◆ **Exercise**: Your task is to copy the stretch of lines in the records below that begins with the line containing "H is one of 10, 24" and ends with the line containing "Ivy is one of N, Q, R", exactly as written, with nothing added.

◆ **Provided data**:
((

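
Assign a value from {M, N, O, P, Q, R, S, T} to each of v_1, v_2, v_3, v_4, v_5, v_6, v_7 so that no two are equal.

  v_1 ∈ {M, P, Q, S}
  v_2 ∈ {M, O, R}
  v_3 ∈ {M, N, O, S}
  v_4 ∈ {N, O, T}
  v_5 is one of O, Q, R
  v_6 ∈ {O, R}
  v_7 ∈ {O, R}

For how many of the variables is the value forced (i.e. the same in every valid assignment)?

The 2 variables v_6 and v_7 are confined to {O, R}, which locks those values in; drop them from v_2, v_3, v_4, v_5.
That leaves v_2 = M. Strike M from v_1, v_3.
That leaves v_5 = Q. Eliminate Q elsewhere: v_1.
Determined: v_2=M, v_5=Q. The other variables each still have more than one consistent value. That makes 2.

2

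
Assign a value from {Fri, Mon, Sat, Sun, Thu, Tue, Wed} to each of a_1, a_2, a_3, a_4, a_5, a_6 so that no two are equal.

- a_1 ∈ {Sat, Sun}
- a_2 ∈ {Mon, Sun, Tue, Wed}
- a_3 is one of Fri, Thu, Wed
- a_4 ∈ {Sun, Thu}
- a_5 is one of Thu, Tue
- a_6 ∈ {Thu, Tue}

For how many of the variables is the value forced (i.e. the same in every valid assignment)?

2

a_5 and a_6 between them cover only {Thu, Tue} — a naked pair. Remove those values from a_2, a_3, a_4.
That leaves a_4 = Sun. Strike Sun from a_1, a_2.
a_1 must be Sat (only option left).
Determined: a_1=Sat, a_4=Sun. The other variables each still have more than one consistent value. That makes 2.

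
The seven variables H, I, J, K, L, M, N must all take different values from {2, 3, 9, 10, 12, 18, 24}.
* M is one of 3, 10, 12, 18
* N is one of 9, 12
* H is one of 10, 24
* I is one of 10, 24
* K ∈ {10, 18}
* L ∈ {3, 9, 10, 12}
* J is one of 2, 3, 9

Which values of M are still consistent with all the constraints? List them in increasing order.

3, 12

Among the 7 variables, 2 fits only J (and all 7 values in {2, 3, 9, 10, 12, 18, 24} must be used), so J = 2.
H and I between them cover only {10, 24} — a naked pair. Remove those values from K, L, M.
K's domain is down to {18}, so K = 18. So M can't be 18.
No further eliminations apply; M can still be any of 3, 12.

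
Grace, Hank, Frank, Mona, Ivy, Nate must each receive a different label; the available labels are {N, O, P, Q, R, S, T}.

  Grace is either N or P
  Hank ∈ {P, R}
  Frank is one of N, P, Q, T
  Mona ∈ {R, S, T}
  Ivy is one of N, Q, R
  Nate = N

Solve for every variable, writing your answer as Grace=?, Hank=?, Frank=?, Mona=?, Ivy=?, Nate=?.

Nate has just one choice, so Nate = N. Eliminate N elsewhere: Grace, Frank, Ivy.
Grace has just one choice, so Grace = P. Eliminate P elsewhere: Hank, Frank.
Hank's domain is down to {R}, so Hank = R. Eliminate R elsewhere: Mona, Ivy.
Ivy must be Q (only option left). Strike Q from Frank.
Frank must be T (only option left). So Mona can't be T.
Mona's domain is down to {S}, so Mona = S.

Grace=P, Hank=R, Frank=T, Mona=S, Ivy=Q, Nate=N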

))

◆ **Output below**:
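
* H is one of 10, 24
* I is one of 10, 24
* K ∈ {10, 18}
* L ∈ {3, 9, 10, 12}
* J is one of 2, 3, 9

Which values of M are still consistent with all the constraints? List them in increasing order.

3, 12

Among the 7 variables, 2 fits only J (and all 7 values in {2, 3, 9, 10, 12, 18, 24} must be used), so J = 2.
H and I between them cover only {10, 24} — a naked pair. Remove those values from K, L, M.
K's domain is down to {18}, so K = 18. So M can't be 18.
No further eliminations apply; M can still be any of 3, 12.

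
Grace, Hank, Frank, Mona, Ivy, Nate must each receive a different label; the available labels are {N, O, P, Q, R, S, T}.

  Grace is either N or P
  Hank ∈ {P, R}
  Frank is one of N, P, Q, T
  Mona ∈ {R, S, T}
  Ivy is one of N, Q, R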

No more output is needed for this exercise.